Data excerpts:

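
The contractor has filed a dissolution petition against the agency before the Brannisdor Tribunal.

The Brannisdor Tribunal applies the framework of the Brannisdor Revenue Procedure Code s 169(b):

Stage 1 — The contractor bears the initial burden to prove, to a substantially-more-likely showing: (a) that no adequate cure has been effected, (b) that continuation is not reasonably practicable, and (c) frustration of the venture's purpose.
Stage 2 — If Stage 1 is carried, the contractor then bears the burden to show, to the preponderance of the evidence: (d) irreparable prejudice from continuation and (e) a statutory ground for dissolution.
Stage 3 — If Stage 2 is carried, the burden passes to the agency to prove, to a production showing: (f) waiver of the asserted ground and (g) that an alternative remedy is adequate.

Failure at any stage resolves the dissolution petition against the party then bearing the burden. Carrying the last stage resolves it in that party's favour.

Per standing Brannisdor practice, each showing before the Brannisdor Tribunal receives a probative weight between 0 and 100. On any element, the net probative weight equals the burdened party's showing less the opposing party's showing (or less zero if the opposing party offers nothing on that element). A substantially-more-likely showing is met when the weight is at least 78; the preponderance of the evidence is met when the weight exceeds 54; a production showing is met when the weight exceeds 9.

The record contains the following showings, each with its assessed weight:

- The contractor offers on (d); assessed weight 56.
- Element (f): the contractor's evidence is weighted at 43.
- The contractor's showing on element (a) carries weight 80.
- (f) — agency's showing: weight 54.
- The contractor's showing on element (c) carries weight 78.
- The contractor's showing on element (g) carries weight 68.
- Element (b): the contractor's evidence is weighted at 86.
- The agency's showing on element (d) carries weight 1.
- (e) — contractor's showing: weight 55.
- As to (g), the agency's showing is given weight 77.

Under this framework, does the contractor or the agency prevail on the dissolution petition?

At Stage 1 the contractor must meet a substantially-more-likely showing (weight is at least 78): on (a) the weight is 80, which does reach 78, so (a) meets the standard; on (b) the weight is 86, which does reach 78, so (b) meets the standard; on (c) the weight is 78, ≥ 78, so (c) meets the standard.
  Stage 1 carried; the burden remains with the contractor.
At Stage 2 the contractor must meet the preponderance of the evidence (weight exceeds 54): on (d) the weight is 56 less the opposing 1 gives net 55, which does exceed 54, so (d) meets the standard; on (e) the weight is 55, > 54, so (e) meets the standard.
  The contractor carries Stage 2; the agency now bears the burden.
At Stage 3 the agency must meet a production showing (weight exceeds 9): on (f) the weight is 54 less the opposing 43 gives net 11, which does exceed 9, so (f) meets the standard; on (g) the weight is 77 less the opposing 68 gives net 9, ≤ 9, so (g) does not meet the standard.
  Not every element is met, so the agency fails to carry Stage 3.
The analysis ends at Stage 3; the contractor prevails.

contractor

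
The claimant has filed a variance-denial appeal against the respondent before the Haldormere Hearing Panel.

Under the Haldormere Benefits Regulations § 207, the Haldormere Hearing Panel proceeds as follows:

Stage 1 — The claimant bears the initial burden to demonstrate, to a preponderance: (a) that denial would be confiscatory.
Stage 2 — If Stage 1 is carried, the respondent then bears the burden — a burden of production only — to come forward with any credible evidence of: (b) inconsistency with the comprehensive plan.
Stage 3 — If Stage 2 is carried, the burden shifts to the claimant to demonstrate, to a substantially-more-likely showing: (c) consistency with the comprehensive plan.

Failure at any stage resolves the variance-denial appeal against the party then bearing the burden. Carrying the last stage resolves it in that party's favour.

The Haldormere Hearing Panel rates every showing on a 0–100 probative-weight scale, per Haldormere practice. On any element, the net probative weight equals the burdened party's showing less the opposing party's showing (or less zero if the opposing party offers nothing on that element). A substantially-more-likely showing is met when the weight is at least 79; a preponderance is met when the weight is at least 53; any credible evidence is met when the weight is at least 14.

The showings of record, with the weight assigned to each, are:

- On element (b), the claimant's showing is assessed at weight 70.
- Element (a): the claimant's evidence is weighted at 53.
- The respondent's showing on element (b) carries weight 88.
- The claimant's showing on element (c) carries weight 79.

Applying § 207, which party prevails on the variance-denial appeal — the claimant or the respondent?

Stage 1 (claimant, a preponderance, weight is at least 53): (a) 53 ≥ 53 — meets.
  The claimant carries Stage 1; the respondent now bears the burden.
Stage 2 (respondent, any credible evidence, weight is at least 14): (b) net 88−70=18 ≥ 14 — meets.
  Stage 2 is satisfied; the onus moves to the claimant.
Stage 3 (claimant, a substantially-more-likely showing, weight is at least 79): (c) 79 ≥ 79 — meets.
  The claimant carries the last stage.
Every stage carried; the claimant prevails.

claimant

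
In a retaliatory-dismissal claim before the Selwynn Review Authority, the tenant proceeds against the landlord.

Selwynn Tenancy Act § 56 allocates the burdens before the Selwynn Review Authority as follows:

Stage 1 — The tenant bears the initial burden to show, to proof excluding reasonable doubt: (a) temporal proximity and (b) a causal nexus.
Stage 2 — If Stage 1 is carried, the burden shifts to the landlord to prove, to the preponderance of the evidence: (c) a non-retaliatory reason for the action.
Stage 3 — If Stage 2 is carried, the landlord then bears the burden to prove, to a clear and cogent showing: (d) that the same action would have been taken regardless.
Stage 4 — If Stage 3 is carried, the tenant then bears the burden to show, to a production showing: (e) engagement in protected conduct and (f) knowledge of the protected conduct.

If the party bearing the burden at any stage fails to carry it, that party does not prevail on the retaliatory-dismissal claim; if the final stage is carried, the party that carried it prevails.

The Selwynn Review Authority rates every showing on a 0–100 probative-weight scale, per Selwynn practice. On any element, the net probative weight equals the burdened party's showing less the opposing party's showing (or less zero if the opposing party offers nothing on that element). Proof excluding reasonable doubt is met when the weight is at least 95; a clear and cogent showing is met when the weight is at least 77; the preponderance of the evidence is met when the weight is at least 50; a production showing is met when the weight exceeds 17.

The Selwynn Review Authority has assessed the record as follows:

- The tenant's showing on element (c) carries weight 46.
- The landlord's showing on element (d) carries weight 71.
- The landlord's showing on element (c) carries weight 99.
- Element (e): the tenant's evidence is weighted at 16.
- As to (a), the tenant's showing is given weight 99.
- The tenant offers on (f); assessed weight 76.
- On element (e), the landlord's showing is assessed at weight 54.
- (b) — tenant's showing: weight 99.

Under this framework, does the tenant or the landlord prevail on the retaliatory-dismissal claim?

tenant

At Stage 1 the tenant must meet proof excluding reasonable doubt (weight is at least 95): on (a) the weight is 99, ≥ 95, so (a) meets the standard; on (b) the weight is 99, ≥ 95, so (b) meets the standard.
  Stage 1 is satisfied; the onus moves to the landlord.
At Stage 2 the landlord must meet the preponderance of the evidence (weight is at least 50): on (c) the weight is 99 less the opposing 46 gives net 53, ≥ 50, so (c) meets the standard.
  Stage 2 is satisfied; the landlord continues to bear the burden.
At Stage 3 the landlord must meet a clear and cogent showing (weight is at least 77): on (d) the weight is 71, which does not reach 77, so (d) does not meet the standard.
  Stage 3 not carried; the landlord fails its burden.
So the tenant prevails.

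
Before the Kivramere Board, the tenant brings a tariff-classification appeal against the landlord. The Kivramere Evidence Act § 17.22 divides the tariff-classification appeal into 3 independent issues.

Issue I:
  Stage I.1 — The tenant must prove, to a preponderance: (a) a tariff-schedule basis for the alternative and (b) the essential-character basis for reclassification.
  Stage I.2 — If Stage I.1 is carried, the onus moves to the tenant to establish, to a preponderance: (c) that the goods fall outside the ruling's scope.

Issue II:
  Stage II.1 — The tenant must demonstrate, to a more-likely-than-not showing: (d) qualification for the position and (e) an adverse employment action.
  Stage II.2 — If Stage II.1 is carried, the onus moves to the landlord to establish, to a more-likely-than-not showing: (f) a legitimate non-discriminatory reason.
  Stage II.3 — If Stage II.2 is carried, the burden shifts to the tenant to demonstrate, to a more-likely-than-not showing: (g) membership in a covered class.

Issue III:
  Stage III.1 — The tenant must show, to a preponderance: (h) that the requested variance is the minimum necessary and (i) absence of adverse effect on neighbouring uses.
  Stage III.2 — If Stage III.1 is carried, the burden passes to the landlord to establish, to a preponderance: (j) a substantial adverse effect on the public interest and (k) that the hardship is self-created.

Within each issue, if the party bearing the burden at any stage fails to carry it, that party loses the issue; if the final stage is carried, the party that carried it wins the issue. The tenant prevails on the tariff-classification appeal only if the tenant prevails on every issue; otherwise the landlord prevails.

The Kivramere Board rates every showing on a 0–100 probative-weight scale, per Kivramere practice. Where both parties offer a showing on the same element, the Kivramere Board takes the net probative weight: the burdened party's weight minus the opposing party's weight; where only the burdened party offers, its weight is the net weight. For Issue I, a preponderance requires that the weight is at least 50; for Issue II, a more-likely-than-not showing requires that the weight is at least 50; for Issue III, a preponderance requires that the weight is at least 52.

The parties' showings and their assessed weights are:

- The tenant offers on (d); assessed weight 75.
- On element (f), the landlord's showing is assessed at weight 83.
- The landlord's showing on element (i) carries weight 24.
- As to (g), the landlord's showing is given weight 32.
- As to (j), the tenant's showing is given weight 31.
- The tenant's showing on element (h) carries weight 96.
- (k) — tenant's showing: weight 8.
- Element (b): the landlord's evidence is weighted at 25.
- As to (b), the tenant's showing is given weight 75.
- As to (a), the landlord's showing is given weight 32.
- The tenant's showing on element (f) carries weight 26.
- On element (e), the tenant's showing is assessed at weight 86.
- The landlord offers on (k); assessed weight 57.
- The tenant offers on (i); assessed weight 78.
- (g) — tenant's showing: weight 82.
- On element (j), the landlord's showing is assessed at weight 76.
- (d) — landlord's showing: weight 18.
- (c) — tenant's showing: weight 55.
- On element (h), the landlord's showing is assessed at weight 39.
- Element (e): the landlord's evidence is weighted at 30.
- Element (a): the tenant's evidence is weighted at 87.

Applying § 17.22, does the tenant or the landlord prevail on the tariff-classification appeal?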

▶ **Goal of the exercise**: From the records above, report the count of lines containing "showings" and nothing more.

▶ **Answer for this exercise**: 3